● **Exercise requirements**: Reproduce the records below exactly, but only between the lines holding "A dietitian is building the cheapest daily menu from 5" and "Any non-negative (fractional)", inclusive.

[Source data]
::::

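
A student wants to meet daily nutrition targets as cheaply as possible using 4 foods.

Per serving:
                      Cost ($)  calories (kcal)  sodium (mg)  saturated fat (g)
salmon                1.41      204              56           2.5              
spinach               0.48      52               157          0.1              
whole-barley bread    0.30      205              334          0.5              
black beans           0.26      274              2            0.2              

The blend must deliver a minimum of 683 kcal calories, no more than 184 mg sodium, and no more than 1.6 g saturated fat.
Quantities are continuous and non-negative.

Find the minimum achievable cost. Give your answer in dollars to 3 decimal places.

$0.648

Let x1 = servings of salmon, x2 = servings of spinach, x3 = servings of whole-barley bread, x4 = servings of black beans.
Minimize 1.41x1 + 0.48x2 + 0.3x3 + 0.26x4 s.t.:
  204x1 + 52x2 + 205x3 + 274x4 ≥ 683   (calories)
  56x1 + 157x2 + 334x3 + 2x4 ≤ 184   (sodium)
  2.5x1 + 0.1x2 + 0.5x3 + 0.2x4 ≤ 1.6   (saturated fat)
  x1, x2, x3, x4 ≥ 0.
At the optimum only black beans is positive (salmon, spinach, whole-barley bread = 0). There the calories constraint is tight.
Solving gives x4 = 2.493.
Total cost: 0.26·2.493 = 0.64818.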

::::

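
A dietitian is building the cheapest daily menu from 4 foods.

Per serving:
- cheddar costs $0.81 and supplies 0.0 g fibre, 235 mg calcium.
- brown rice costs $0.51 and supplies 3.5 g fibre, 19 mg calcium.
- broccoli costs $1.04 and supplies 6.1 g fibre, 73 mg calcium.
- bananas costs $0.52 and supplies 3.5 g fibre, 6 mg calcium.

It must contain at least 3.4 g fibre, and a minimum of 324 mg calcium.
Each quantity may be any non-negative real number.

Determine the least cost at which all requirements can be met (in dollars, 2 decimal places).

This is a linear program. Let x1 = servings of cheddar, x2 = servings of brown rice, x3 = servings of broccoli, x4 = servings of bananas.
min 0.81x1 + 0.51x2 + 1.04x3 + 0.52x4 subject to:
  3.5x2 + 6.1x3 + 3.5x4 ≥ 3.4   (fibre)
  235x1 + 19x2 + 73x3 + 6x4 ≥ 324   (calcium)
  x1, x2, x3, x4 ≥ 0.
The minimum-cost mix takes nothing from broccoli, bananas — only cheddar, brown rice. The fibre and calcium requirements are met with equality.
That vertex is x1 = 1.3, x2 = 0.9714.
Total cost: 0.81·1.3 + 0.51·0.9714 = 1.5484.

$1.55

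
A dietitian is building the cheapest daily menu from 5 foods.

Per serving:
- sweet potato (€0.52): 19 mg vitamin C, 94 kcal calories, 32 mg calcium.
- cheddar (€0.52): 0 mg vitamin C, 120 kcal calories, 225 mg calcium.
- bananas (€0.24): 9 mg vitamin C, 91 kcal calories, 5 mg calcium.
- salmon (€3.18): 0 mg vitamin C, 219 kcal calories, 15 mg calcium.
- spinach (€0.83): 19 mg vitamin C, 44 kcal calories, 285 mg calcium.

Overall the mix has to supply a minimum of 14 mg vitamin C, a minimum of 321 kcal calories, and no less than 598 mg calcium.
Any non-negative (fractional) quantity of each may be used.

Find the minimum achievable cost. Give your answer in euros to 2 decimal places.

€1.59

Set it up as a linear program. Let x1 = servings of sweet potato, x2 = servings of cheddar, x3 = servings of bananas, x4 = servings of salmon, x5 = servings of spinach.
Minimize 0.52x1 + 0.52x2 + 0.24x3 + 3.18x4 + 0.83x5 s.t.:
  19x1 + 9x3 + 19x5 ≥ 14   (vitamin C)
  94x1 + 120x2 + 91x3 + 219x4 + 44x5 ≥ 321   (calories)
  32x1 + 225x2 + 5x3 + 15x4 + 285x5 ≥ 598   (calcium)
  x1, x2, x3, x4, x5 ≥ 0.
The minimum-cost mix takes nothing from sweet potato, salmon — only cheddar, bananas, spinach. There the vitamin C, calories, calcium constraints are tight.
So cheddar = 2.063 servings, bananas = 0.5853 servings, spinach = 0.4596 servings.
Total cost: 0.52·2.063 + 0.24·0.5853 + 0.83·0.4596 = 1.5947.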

::::

● **Answer to this task**:
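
A dietitian is building the cheapest daily menu from 5 foods.

Per serving:
- sweet potato (€0.52): 19 mg vitamin C, 94 kcal calories, 32 mg calcium.
- cheddar (€0.52): 0 mg vitamin C, 120 kcal calories, 225 mg calcium.
- bananas (€0.24): 9 mg vitamin C, 91 kcal calories, 5 mg calcium.
- salmon (€3.18): 0 mg vitamin C, 219 kcal calories, 15 mg calcium.
- spinach (€0.83): 19 mg vitamin C, 44 kcal calories, 285 mg calcium.

Overall the mix has to supply a minimum of 14 mg vitamin C, a minimum of 321 kcal calories, and no less than 598 mg calcium.
Any non-negative (fractional) quantity of each may be used.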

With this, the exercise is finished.